- [Material to process]:
..........

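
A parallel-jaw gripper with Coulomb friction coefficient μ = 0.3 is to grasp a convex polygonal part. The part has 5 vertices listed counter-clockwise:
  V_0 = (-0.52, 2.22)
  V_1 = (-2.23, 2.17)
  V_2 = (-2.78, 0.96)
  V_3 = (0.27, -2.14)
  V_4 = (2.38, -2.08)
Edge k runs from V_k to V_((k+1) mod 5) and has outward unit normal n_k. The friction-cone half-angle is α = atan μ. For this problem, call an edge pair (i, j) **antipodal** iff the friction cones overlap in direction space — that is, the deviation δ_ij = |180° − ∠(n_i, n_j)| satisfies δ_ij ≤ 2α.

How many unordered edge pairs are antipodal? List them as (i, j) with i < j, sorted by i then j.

count = 2; pairs: (0,3), (2,4)

α = atan 0.3 = 16.70°;  2α = 33.40°
n_0 = (-0.0292, +0.9996)
n_1 = (-0.9104, +0.4138)
n_2 = (-0.7128, -0.7013)
n_3 = (+0.0284, -0.9996)
n_4 = (+0.8291, +0.5591)
  (0,1): δ = 116.12°  ·
  (0,2): δ = 47.14°  ·
  (0,3): δ = 0.05°  ✓
  (0,4): δ = 122.32°  ·
  (1,2): δ = 111.02°  ·
  (1,3): δ = 63.93°  ·
  (1,4): δ = 58.44°  ·
  (2,3): δ = 132.91°  ·
  (2,4): δ = 10.54°  ✓
  (3,4): δ = 57.63°  ·
antipodal pairs: 2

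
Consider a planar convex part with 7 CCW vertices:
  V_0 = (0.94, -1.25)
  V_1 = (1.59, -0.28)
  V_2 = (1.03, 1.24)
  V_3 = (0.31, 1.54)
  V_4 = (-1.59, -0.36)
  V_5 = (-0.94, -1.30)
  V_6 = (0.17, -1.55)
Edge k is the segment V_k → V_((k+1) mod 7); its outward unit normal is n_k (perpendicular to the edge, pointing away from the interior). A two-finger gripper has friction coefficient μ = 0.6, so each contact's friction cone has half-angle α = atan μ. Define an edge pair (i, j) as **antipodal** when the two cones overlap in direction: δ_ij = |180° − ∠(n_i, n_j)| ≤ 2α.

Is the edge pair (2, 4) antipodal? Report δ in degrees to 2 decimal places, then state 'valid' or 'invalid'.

δ = 32.72°, valid

α = atan 0.6 = 30.96°;  2α = 61.93°
edge 2: e_2 = (-0.72, +0.30);  n_2 = (+0.3846, +0.9231)
edge 4: e_4 = (+0.65, -0.94);  n_4 = (-0.8225, -0.5688)
∠(n_2, n_4) = 147.28°
δ = |180° − 147.28°| = 32.72°
32.72° ≤ 2α = 61.93°  →  valid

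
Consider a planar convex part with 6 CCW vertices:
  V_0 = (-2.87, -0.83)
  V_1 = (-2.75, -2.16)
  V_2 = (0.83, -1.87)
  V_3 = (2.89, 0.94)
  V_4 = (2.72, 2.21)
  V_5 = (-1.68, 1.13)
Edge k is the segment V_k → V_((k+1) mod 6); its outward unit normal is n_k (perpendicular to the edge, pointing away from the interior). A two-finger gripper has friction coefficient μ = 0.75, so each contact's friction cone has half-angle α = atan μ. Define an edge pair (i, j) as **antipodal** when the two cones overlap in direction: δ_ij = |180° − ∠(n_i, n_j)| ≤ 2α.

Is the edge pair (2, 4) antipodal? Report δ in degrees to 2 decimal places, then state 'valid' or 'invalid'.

α = atan 0.75 = 36.87°;  2α = 73.74°
edge 2: e_2 = (+2.06, +2.81);  n_2 = (+0.8065, -0.5912)
edge 4: e_4 = (-4.40, -1.08);  n_4 = (-0.2384, +0.9712)
∠(n_2, n_4) = 140.04°
δ = |180° − 140.04°| = 39.96°
39.96° ≤ 2α = 73.74°  →  valid

δ = 39.96°, valid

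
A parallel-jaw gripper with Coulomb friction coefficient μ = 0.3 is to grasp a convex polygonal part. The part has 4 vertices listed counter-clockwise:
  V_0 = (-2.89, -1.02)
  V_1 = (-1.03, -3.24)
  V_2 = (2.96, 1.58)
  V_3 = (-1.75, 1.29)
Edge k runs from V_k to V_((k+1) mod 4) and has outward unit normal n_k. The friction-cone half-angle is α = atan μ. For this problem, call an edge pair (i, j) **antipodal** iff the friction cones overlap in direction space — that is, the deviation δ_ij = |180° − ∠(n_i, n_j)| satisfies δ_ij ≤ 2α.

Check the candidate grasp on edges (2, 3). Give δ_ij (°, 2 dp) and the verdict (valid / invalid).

α = atan 0.3 = 16.70°;  2α = 33.40°
edge 2: e_2 = (-4.71, -0.29);  n_2 = (-0.0615, +0.9981)
edge 3: e_3 = (-1.14, -2.31);  n_3 = (-0.8967, +0.4425)
∠(n_2, n_3) = 60.21°
δ = |180° − 60.21°| = 119.79°
119.79° > 2α = 33.40°  →  invalid

δ = 119.79°, invalid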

..........

- [Try it]:
So that the data stays intact, repeat all of it exactly.

- [Response area]:
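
A parallel-jaw gripper with Coulomb friction coefficient μ = 0.3 is to grasp a convex polygonal part. The part has 5 vertices listed counter-clockwise:
  V_0 = (-0.52, 2.22)
  V_1 = (-2.23, 2.17)
  V_2 = (-2.78, 0.96)
  V_3 = (0.27, -2.14)
  V_4 = (2.38, -2.08)
Edge k runs from V_k to V_((k+1) mod 5) and has outward unit normal n_k. The friction-cone half-angle is α = atan μ. For this problem, call an edge pair (i, j) **antipodal** iff the friction cones overlap in direction space — that is, the deviation δ_ij = |180° − ∠(n_i, n_j)| satisfies δ_ij ≤ 2α.

How many unordered edge pairs are antipodal? List them as (i, j) with i < j, sorted by i then j.

count = 2; pairs: (0,3), (2,4)

α = atan 0.3 = 16.70°;  2α = 33.40°
n_0 = (-0.0292, +0.9996)
n_1 = (-0.9104, +0.4138)
n_2 = (-0.7128, -0.7013)
n_3 = (+0.0284, -0.9996)
n_4 = (+0.8291, +0.5591)
  (0,1): δ = 116.12°  ·
  (0,2): δ = 47.14°  ·
  (0,3): δ = 0.05°  ✓
  (0,4): δ = 122.32°  ·
  (1,2): δ = 111.02°  ·
  (1,3): δ = 63.93°  ·
  (1,4): δ = 58.44°  ·
  (2,3): δ = 132.91°  ·
  (2,4): δ = 10.54°  ✓
  (3,4): δ = 57.63°  ·
antipodal pairs: 2

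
Consider a planar convex part with 7 CCW vertices:
  V_0 = (0.94, -1.25)
  V_1 = (1.59, -0.28)
  V_2 = (1.03, 1.24)
  V_3 = (0.31, 1.54)
  V_4 = (-1.59, -0.36)
  V_5 = (-0.94, -1.30)
  V_6 = (0.17, -1.55)
Edge k is the segment V_k → V_((k+1) mod 7); its outward unit normal is n_k (perpendicular to the edge, pointing away from the interior). A two-finger gripper has friction coefficient μ = 0.6, so each contact's friction cone has half-angle α = atan μ. Define an edge pair (i, j) as **antipodal** when the two cones overlap in direction: δ_ij = |180° − ∠(n_i, n_j)| ≤ 2α.

Is the edge pair (2, 4) antipodal? Report δ in degrees to 2 decimal places, then state 'valid' or 'invalid'.

δ = 32.72°, valid

α = atan 0.6 = 30.96°;  2α = 61.93°
edge 2: e_2 = (-0.72, +0.30);  n_2 = (+0.3846, +0.9231)
edge 4: e_4 = (+0.65, -0.94);  n_4 = (-0.8225, -0.5688)
∠(n_2, n_4) = 147.28°
δ = |180° − 147.28°| = 32.72°
32.72° ≤ 2α = 61.93°  →  valid

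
Consider a planar convex part with 6 CCW vertices:
  V_0 = (-2.87, -0.83)
  V_1 = (-2.75, -2.16)
  V_2 = (0.83, -1.87)
  V_3 = (2.89, 0.94)
  V_4 = (2.72, 2.21)
  V_5 = (-1.68, 1.13)
Edge k is the segment V_k → V_((k+1) mod 6); its outward unit normal is n_k (perpendicular to the edge, pointing away from the interior). A two-finger gripper has friction coefficient μ = 0.75, so each contact's friction cone has half-angle α = atan μ. Define an edge pair (i, j) as **antipodal** when the two cones overlap in direction: δ_ij = |180° − ∠(n_i, n_j)| ≤ 2α.

Is the edge pair (2, 4) antipodal? Report δ in degrees to 2 decimal places, then state 'valid' or 'invalid'.

α = atan 0.75 = 36.87°;  2α = 73.74°
edge 2: e_2 = (+2.06, +2.81);  n_2 = (+0.8065, -0.5912)
edge 4: e_4 = (-4.40, -1.08);  n_4 = (-0.2384, +0.9712)
∠(n_2, n_4) = 140.04°
δ = |180° − 140.04°| = 39.96°
39.96° ≤ 2α = 73.74°  →  valid

δ = 39.96°, valid

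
A parallel-jaw gripper with Coulomb friction coefficient μ = 0.3 is to grasp a convex polygonal part. The part has 4 vertices listed counter-clockwise:
  V_0 = (-2.89, -1.02)
  V_1 = (-1.03, -3.24)
  V_2 = (2.96, 1.58)
  V_3 = (-1.75, 1.29)
Edge k runs from V_k to V_((k+1) mod 4) and has outward unit normal n_k. The friction-cone half-angle is α = atan μ. For this problem, call an edge pair (i, j) **antipodal** iff the friction cones overlap in direction space — that is, the deviation δ_ij = |180° − ∠(n_i, n_j)| satisfies δ_ij ≤ 2α.

Check the candidate grasp on edges (2, 3). Give δ_ij (°, 2 dp) and the verdict (valid / invalid).

α = atan 0.3 = 16.70°;  2α = 33.40°
edge 2: e_2 = (-4.71, -0.29);  n_2 = (-0.0615, +0.9981)
edge 3: e_3 = (-1.14, -2.31);  n_3 = (-0.8967, +0.4425)
∠(n_2, n_3) = 60.21°
δ = |180° − 60.21°| = 119.79°
119.79° > 2α = 33.40°  →  invalid

δ = 119.79°, invalid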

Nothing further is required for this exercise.